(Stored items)
=== Begin Enclosure ===
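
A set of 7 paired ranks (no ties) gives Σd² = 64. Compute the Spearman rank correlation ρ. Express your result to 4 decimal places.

ρ = 1 − 6Σd² / [n(n²−1)] = 1 − 6×64 / (7×48)
  = 1 − 384/336 = 1 − 1.14286 ≈ -0.1429

-0.1429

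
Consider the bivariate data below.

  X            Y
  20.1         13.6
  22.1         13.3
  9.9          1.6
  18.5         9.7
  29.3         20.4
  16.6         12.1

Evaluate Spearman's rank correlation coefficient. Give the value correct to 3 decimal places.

0.886

Rank X: 4, 5, 1, 3, 6, 2
Rank Y: 5, 4, 1, 2, 6, 3
d = rank(X) − rank(Y): -1, 1, 0, 1, 0, -1; Σd² = 4
ρ = 1 − 6Σd² / [n(n²−1)] = 1 − 6×4 / (6×35) = 1 − 24/210 ≈ 0.886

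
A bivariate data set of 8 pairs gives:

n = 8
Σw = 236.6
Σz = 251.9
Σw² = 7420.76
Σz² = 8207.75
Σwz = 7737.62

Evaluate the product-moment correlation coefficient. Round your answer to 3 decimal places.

0.842

r = (nΣwz − ΣwΣz) / √[(nΣw² − (Σw)²)(nΣz² − (Σz)²)]
Numerator: 8×7737.62 − 236.6×251.9 = 2301.42
Denominator: √[(59366.08 − 55979.56)(65662 − 63453.61)] = √[3386.52 × 2208.39] = 2734.7316
r = 2301.42 / 2734.7316 ≈ 0.842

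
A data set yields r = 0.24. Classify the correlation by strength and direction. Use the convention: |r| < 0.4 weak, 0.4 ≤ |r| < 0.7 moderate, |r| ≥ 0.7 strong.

r = 0.24 > 0 so the relationship is positive.
|r| = 0.24, which falls in the weak range.

weak positive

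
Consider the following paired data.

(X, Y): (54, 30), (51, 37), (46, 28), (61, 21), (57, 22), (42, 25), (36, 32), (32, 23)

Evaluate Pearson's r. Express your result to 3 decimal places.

-0.150

n = 8, ΣX = 379, ΣY = 218, ΣX² = 18687, ΣY² = 6156, ΣXY = 10268
nΣXY − ΣXΣY = 82144 − 82622 = -478
nΣX² − (ΣX)² = 149496 − 143641 = 5855; nΣY² − (ΣY)² = 49248 − 47524 = 1724
r = -478 / √(5855 × 1724) = -478 / 3177.1087 ≈ -0.150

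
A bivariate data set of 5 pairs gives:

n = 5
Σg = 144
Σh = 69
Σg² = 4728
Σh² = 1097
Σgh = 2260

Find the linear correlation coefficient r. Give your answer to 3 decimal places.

0.941

r = (nΣgh − ΣgΣh) / √[(nΣg² − (Σg)²)(nΣh² − (Σh)²)]
Numerator: 5×2260 − 144×69 = 1364
Denominator: √[(23640 − 20736)(5485 − 4761)] = √[2904 × 724] = 1449.9986
r = 1364 / 1449.9986 ≈ 0.941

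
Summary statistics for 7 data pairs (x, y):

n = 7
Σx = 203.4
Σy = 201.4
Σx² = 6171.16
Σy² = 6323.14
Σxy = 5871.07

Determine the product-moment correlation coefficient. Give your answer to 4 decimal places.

0.0511

r = (nΣxy − ΣxΣy) / √[(nΣx² − (Σx)²)(nΣy² − (Σy)²)]
Numerator: 7×5871.07 − 203.4×201.4 = 132.73
Denominator: √[(43198.12 − 41371.56)(44261.98 − 40561.96)] = √[1826.56 × 3700.02] = 2599.6747
r = 132.73 / 2599.6747 ≈ 0.0511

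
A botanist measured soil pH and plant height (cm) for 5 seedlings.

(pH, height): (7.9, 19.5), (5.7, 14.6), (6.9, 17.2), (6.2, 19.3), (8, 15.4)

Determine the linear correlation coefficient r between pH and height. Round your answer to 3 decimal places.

n = 5, Σx = 34.7, Σy = 86, Σx² = 244.95, Σy² = 1498.9, Σxy = 598.81
nΣxy − ΣxΣy = 2994.05 − 2984.2 = 9.85
nΣx² − (Σx)² = 1224.75 − 1204.09 = 20.66; nΣy² − (Σy)² = 7494.5 − 7396 = 98.5
r = 9.85 / √(20.66 × 98.5) = 9.85 / 45.1111 ≈ 0.218

0.218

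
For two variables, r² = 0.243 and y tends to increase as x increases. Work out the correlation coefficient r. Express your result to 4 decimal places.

0.4930

|r| = √0.243 = 0.4930
The association is positive, so r = 0.4930.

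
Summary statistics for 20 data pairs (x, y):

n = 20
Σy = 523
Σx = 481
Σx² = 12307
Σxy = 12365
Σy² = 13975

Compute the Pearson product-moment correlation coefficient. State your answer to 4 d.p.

-0.4538

r = (nΣxy − ΣxΣy) / √[(nΣx² − (Σx)²)(nΣy² − (Σy)²)]
Numerator: 20×12365 − 481×523 = -4263
Denominator: √[(246140 − 231361)(279500 − 273529)] = √[14779 × 5971] = 9393.9028
r = -4263 / 9393.9028 ≈ -0.4538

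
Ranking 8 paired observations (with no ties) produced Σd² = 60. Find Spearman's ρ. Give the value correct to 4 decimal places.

ρ = 1 − 6Σd² / [n(n²−1)] = 1 − 6×60 / (8×63)
  = 1 − 360/504 = 1 − 0.71429 ≈ 0.2857

0.2857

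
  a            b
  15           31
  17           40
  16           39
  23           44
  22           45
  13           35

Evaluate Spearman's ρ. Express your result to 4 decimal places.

Rank a: 2, 4, 3, 6, 5, 1
Rank b: 1, 4, 3, 5, 6, 2
d = rank(a) − rank(b): 1, 0, 0, 1, -1, -1; Σd² = 4
ρ = 1 − 6Σd² / [n(n²−1)] = 1 − 6×4 / (6×35) = 1 − 24/210 ≈ 0.8857

0.8857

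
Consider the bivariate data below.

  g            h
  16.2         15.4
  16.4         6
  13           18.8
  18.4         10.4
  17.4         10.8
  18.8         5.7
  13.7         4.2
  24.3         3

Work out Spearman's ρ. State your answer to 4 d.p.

-0.5714

Rank g: 3, 4, 1, 6, 5, 7, 2, 8
Rank h: 7, 4, 8, 5, 6, 3, 2, 1
d = rank(g) − rank(h): -4, 0, -7, 1, -1, 4, 0, 7; Σd² = 132
ρ = 1 − 6Σd² / [n(n²−1)] = 1 − 6×132 / (8×63) = 1 − 792/504 ≈ -0.5714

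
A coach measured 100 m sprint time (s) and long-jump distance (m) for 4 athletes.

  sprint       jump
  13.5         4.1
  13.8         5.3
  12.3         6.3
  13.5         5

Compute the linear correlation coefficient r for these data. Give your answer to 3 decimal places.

-0.725

n = 4, Σx = 53.1, Σy = 20.7, Σx² = 706.23, Σy² = 109.59, Σxy = 273.48
nΣxy − ΣxΣy = 1093.92 − 1099.17 = -5.25
nΣx² − (Σx)² = 2824.92 − 2819.61 = 5.31; nΣy² − (Σy)² = 438.36 − 428.49 = 9.87
r = -5.25 / √(5.31 × 9.87) = -5.25 / 7.2395 ≈ -0.725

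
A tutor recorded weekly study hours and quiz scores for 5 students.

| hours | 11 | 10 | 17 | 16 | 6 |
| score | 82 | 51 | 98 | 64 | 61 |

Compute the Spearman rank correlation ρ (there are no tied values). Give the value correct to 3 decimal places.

0.800

Rank hours: 3, 2, 5, 4, 1
Rank score: 4, 1, 5, 3, 2
d = rank(hours) − rank(score): -1, 1, 0, 1, -1; Σd² = 4
ρ = 1 − 6Σd² / [n(n²−1)] = 1 − 6×4 / (5×24) = 1 − 24/120 ≈ 0.800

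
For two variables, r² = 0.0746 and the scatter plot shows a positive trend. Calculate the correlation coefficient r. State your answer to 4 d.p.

0.2731

|r| = √0.0746 = 0.2731
The association is positive, so r = 0.2731.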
=== End Enclosure ===
* [Prompt] Write down, word for word, the lines above from the one containing "Σwz = 7737.62" through the one containing "Consider the following paired data.", both ends included.

* [Written solution]
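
Σwz = 7737.62

Evaluate the product-moment correlation coefficient. Round your answer to 3 decimal places.

0.842

r = (nΣwz − ΣwΣz) / √[(nΣw² − (Σw)²)(nΣz² − (Σz)²)]
Numerator: 8×7737.62 − 236.6×251.9 = 2301.42
Denominator: √[(59366.08 − 55979.56)(65662 − 63453.61)] = √[3386.52 × 2208.39] = 2734.7316
r = 2301.42 / 2734.7316 ≈ 0.842

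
A data set yields r = 0.24. Classify the correlation by strength and direction. Use the convention: |r| < 0.4 weak, 0.4 ≤ |r| < 0.7 moderate, |r| ≥ 0.7 strong.

r = 0.24 > 0 so the relationship is positive.
|r| = 0.24, which falls in the weak range.

weak positive

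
Consider the following paired data.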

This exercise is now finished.